— EXERCISE DIRECTIONS —
Would you return the entries exactly, with every line intact?

— EXTRACTED INFORMATION —
━━━━━━━━━━━━━━━━━━━━━━━━━━━━━━
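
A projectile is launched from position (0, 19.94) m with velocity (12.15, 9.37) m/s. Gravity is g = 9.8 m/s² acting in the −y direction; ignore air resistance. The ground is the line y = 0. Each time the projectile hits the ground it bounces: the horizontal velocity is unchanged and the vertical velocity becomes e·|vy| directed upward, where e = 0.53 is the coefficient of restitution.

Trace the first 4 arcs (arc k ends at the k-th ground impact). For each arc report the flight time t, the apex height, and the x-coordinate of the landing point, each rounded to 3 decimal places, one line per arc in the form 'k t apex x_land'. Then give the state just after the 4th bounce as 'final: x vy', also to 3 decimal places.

1 3.189 24.419 38.740
2 2.366 6.859 67.491
3 1.254 1.927 82.729
4 0.665 0.541 90.805
final: 90.805 1.726

Arc 1: start y=19.940, vy=9.370 → t=3.189, apex=24.419, x_land=38.740, impact vy=-21.877
  bounce: vy ← 0.53·21.877 = 11.595
Arc 2: start y=0.000, vy=11.595 → t=2.366, apex=6.859, x_land=67.491, impact vy=-11.595
  bounce: vy ← 0.53·11.595 = 6.145
Arc 3: start y=0.000, vy=6.145 → t=1.254, apex=1.927, x_land=82.729, impact vy=-6.145
  bounce: vy ← 0.53·6.145 = 3.257
Arc 4: start y=0.000, vy=3.257 → t=0.665, apex=0.541, x_land=90.805, impact vy=-3.257
  bounce: vy ← 0.53·3.257 = 1.726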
━━━━━━━━━━━━━━━━━━━━━━━━━━━━━━
— PROBLEM SOLUTION —
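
A projectile is launched from position (0, 19.94) m with velocity (12.15, 9.37) m/s. Gravity is g = 9.8 m/s² acting in the −y direction; ignore air resistance. The ground is the line y = 0. Each time the projectile hits the ground it bounces: the horizontal velocity is unchanged and the vertical velocity becomes e·|vy| directed upward, where e = 0.53 is the coefficient of restitution.

Trace the first 4 arcs (arc k ends at the k-th ground impact). For each arc report the flight time t, the apex height, and the x-coordinate of the landing point, each rounded to 3 decimal places, one line per arc in the form 'k t apex x_land'. Then give the state just after the 4th bounce as 'final: x vy', also to 3 decimal places.

1 3.189 24.419 38.740
2 2.366 6.859 67.491
3 1.254 1.927 82.729
4 0.665 0.541 90.805
final: 90.805 1.726

Arc 1: start y=19.940, vy=9.370 → t=3.189, apex=24.419, x_land=38.740, impact vy=-21.877
  bounce: vy ← 0.53·21.877 = 11.595
Arc 2: start y=0.000, vy=11.595 → t=2.366, apex=6.859, x_land=67.491, impact vy=-11.595
  bounce: vy ← 0.53·11.595 = 6.145
Arc 3: start y=0.000, vy=6.145 → t=1.254, apex=1.927, x_land=82.729, impact vy=-6.145
  bounce: vy ← 0.53·6.145 = 3.257
Arc 4: start y=0.000, vy=3.257 → t=0.665, apex=0.541, x_land=90.805, impact vy=-3.257
  bounce: vy ← 0.53·3.257 = 1.726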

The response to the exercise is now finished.